Task goal: If a line in the data holds the string "consecutive", list it.

(Stored items)
++++++++++++++++++++

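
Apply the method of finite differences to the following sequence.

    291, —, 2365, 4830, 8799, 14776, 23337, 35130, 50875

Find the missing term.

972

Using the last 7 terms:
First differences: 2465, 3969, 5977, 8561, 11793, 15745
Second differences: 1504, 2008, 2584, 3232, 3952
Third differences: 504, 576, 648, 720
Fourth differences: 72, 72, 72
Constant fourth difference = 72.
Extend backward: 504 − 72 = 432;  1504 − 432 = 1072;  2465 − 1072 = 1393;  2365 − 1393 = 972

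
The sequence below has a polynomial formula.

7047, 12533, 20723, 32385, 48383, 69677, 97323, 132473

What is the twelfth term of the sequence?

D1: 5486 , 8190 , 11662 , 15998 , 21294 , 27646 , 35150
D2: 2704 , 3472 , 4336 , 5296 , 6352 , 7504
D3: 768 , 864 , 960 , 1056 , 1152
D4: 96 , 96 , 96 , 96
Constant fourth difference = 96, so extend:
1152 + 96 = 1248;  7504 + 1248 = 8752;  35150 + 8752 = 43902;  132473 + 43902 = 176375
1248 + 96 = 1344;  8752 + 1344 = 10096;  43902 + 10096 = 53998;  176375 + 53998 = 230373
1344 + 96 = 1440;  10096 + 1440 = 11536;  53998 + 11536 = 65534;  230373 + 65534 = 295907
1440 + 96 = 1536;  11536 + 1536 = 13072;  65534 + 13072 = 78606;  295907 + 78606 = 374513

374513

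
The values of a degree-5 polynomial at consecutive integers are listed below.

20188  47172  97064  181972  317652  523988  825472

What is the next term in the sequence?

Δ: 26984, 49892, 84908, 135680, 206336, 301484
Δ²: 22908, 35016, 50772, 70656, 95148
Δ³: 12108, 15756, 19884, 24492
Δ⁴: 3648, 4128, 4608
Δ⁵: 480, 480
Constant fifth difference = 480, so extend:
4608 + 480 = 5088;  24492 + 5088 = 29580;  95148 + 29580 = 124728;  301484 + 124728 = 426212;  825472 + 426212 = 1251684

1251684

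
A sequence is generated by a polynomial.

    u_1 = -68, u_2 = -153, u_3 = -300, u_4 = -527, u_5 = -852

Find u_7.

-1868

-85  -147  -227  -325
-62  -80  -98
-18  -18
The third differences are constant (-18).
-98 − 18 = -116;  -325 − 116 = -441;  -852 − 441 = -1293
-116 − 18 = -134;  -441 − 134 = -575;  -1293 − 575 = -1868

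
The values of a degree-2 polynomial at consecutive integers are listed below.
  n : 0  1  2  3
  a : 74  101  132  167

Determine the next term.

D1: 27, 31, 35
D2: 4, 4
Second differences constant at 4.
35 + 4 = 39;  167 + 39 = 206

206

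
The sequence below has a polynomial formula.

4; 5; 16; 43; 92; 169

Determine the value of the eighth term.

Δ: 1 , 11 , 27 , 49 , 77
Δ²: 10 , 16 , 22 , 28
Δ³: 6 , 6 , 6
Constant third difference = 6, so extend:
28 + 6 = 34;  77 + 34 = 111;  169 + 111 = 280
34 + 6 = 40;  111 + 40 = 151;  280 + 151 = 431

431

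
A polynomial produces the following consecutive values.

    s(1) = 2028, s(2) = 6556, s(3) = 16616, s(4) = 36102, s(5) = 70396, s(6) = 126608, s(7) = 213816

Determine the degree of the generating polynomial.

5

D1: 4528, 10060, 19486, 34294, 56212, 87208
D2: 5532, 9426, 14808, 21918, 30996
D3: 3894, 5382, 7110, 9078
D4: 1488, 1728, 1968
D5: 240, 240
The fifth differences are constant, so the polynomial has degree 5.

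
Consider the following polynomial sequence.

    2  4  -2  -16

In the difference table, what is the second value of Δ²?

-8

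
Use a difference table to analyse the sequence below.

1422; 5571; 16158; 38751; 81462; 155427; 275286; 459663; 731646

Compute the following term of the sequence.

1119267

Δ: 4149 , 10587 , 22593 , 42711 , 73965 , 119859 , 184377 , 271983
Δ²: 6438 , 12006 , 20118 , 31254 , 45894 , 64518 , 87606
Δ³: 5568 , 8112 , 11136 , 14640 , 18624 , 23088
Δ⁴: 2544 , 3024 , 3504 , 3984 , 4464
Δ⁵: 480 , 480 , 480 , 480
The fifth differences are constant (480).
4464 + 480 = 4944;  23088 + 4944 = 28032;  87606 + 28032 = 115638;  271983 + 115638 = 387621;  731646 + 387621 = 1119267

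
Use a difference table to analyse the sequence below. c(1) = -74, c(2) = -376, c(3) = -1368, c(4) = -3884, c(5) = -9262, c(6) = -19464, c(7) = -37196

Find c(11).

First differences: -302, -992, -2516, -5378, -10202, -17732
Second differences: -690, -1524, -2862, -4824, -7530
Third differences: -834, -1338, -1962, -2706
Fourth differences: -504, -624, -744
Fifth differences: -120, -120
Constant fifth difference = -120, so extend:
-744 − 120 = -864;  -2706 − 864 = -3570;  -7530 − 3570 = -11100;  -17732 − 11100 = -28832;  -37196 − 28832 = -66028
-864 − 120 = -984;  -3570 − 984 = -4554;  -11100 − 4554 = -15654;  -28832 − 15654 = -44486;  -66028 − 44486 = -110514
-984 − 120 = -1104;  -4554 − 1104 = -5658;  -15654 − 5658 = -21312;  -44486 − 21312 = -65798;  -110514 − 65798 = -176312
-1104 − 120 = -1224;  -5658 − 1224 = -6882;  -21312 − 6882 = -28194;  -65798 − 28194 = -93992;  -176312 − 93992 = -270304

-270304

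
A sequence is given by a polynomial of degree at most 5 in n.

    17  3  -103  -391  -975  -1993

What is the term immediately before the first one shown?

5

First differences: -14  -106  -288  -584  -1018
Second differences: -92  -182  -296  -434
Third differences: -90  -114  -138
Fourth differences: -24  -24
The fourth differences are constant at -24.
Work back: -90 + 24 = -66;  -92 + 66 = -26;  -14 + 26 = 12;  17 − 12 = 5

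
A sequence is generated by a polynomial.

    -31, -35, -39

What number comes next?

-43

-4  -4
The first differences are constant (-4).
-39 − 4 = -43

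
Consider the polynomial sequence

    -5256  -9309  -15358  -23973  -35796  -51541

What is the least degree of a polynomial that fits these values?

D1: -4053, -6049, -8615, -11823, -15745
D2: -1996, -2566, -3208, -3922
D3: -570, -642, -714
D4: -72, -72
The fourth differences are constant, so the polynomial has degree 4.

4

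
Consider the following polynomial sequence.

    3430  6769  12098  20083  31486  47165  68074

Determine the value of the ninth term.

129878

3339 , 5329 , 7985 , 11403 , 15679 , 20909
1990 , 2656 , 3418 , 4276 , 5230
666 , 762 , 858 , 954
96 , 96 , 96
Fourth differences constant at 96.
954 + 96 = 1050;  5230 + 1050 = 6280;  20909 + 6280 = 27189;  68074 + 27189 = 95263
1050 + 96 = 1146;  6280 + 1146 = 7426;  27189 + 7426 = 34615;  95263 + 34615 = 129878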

++++++++++++++++++++

Task answer:
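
The values of a degree-5 polynomial at consecutive integers are listed below.
The values of a degree-2 polynomial at consecutive integers are listed below.
A polynomial produces the following consecutive values.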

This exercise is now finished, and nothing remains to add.